== Task prompt ==
Would you transcribe the line that holds "A delta robot's" and all the lines below it, through the final one, exactly and with nothing else?

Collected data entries
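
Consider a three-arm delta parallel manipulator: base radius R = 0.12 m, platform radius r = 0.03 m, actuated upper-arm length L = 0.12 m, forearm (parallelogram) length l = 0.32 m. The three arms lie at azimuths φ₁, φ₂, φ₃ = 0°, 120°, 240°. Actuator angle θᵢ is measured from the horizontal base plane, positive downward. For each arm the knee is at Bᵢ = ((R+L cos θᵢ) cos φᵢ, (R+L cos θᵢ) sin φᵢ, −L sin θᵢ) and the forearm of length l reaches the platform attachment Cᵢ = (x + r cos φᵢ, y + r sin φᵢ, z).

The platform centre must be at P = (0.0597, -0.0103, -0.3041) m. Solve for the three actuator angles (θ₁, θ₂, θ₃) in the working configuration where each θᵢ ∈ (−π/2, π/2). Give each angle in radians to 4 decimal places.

θ₁ = 0.1744, θ₂ = 0.6980, θ₃ = 0.6103

φ1=0.0° → target in arm frame (0.0597, -0.0103)
  A=0.0303, B=-0.3041, C=(l²−L²−A²−y'²−z²)/(2L)=-0.0229
  γ=atan2(-0.3041,0.0303)=-1.4715;  ψ=arccos(-0.0750)=1.6459;  θ1=γ+ψ≈0.1744
φ2=120.0° → target in arm frame (-0.0388, -0.0466)
  e−x'=0.1288;  (l²−L²−(e−x')²−y'²−z²)/2L = -0.0968
  √(A²+B²)=0.3302;  θ2 = -1.1702+1.8682 ≈ 0.6980
rotate P by −φ3: (-0.0209, 0.0569, -0.3041)
  e−x'=0.1109;  (l²−L²−(e−x')²−y'²−z²)/2L = -0.0834
  √(A²+B²)=0.3237;  θ3 = -1.2210+1.8314 ≈ 0.6103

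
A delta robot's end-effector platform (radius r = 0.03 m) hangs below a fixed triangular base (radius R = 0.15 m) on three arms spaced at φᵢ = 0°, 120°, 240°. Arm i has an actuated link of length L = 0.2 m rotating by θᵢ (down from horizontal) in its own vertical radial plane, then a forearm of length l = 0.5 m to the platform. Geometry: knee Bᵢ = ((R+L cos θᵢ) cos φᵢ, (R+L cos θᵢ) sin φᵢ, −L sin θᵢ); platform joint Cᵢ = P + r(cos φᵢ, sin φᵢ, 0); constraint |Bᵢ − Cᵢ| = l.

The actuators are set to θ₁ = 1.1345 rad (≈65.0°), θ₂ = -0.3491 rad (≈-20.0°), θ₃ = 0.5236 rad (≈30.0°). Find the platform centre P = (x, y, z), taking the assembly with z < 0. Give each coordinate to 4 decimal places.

arm 1 at φ=0.0°: ρ1 = 0.2045;  S1 = (0.2045, 0.0000, -0.1813)
arm 2 at φ=120.0°: ρ2 = 0.3079;  S2 = (-0.1540, 0.2667, 0.0684)
φ3=240.0°: virtual centre (-0.1466, -0.2539, -0.1000), radius l
|S₂|²−|S₁|² = 0.0248;  |S₃|²−|S₁|² = 0.0213
plane₁₂: -0.7170x+0.5334y+0.4994z = 0.0248
det = 0.7387;  x = -0.0324+0.4607z,  y = 0.0029+-0.3170z
quadratic in z: (1.3127)z²+(0.1424)z+(-0.1610)=0, √Δ=0.9304 → z ∈ {-0.4086, 0.3002}; z = -0.4086 (taking z<0)
x = -0.2207, y = 0.1325

(-0.2207, 0.1325, -0.4086)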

== Solution to the problem ==
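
A delta robot's end-effector platform (radius r = 0.03 m) hangs below a fixed triangular base (radius R = 0.15 m) on three arms spaced at φᵢ = 0°, 120°, 240°. Arm i has an actuated link of length L = 0.2 m rotating by θᵢ (down from horizontal) in its own vertical radial plane, then a forearm of length l = 0.5 m to the platform. Geometry: knee Bᵢ = ((R+L cos θᵢ) cos φᵢ, (R+L cos θᵢ) sin φᵢ, −L sin θᵢ); platform joint Cᵢ = P + r(cos φᵢ, sin φᵢ, 0); constraint |Bᵢ − Cᵢ| = l.

The actuators are set to θ₁ = 1.1345 rad (≈65.0°), θ₂ = -0.3491 rad (≈-20.0°), θ₃ = 0.5236 rad (≈30.0°). Find the platform centre P = (x, y, z), taking the assembly with z < 0. Give each coordinate to 4 decimal places.

arm 1 at φ=0.0°: ρ1 = 0.2045;  S1 = (0.2045, 0.0000, -0.1813)
arm 2 at φ=120.0°: ρ2 = 0.3079;  S2 = (-0.1540, 0.2667, 0.0684)
φ3=240.0°: virtual centre (-0.1466, -0.2539, -0.1000), radius l
|S₂|²−|S₁|² = 0.0248;  |S₃|²−|S₁|² = 0.0213
plane₁₂: -0.7170x+0.5334y+0.4994z = 0.0248
det = 0.7387;  x = -0.0324+0.4607z,  y = 0.0029+-0.3170z
quadratic in z: (1.3127)z²+(0.1424)z+(-0.1610)=0, √Δ=0.9304 → z ∈ {-0.4086, 0.3002}; z = -0.4086 (taking z<0)
x = -0.2207, y = 0.1325

(-0.2207, 0.1325, -0.4086)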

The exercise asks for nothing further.